§ **TASK DESCRIPTION**: Give again the lines of the data from its first line through the line with "f₁(x, y) = -3·x^2". Change nothing.
##### DATA SECTION #####
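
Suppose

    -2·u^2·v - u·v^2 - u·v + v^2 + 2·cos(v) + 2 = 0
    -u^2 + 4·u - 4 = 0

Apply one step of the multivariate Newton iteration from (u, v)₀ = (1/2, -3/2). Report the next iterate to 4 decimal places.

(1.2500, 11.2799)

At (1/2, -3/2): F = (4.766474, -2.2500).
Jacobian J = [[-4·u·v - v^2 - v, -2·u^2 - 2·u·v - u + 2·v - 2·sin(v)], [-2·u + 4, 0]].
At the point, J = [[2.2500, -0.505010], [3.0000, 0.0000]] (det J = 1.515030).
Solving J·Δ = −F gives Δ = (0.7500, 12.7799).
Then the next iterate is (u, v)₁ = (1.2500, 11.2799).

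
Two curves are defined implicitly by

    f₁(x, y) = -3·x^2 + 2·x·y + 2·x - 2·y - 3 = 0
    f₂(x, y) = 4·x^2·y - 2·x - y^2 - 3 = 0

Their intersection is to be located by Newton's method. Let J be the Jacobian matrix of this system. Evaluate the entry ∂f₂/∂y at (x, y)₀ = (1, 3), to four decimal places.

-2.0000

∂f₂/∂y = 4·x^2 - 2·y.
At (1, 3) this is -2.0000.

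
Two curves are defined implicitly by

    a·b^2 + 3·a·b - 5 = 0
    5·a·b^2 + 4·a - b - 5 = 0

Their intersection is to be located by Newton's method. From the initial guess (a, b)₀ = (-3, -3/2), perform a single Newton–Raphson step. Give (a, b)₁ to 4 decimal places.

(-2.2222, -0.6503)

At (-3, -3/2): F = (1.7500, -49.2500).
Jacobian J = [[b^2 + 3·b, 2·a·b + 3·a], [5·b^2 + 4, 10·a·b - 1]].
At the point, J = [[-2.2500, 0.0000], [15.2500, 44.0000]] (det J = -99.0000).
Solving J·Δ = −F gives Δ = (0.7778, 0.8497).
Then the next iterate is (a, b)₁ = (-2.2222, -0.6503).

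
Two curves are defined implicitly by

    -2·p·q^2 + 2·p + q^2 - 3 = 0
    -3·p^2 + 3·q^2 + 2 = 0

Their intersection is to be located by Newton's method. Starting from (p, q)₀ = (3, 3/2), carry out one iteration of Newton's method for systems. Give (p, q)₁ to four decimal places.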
#####
§ **ANSWER**:
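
Suppose

    -2·u^2·v - u·v^2 - u·v + v^2 + 2·cos(v) + 2 = 0
    -u^2 + 4·u - 4 = 0

Apply one step of the multivariate Newton iteration from (u, v)₀ = (1/2, -3/2). Report the next iterate to 4 decimal places.

(1.2500, 11.2799)

At (1/2, -3/2): F = (4.766474, -2.2500).
Jacobian J = [[-4·u·v - v^2 - v, -2·u^2 - 2·u·v - u + 2·v - 2·sin(v)], [-2·u + 4, 0]].
At the point, J = [[2.2500, -0.505010], [3.0000, 0.0000]] (det J = 1.515030).
Solving J·Δ = −F gives Δ = (0.7500, 12.7799).
Then the next iterate is (u, v)₁ = (1.2500, 11.2799).

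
Two curves are defined implicitly by

    f₁(x, y) = -3·x^2 + 2·x·y + 2·x - 2·y - 3 = 0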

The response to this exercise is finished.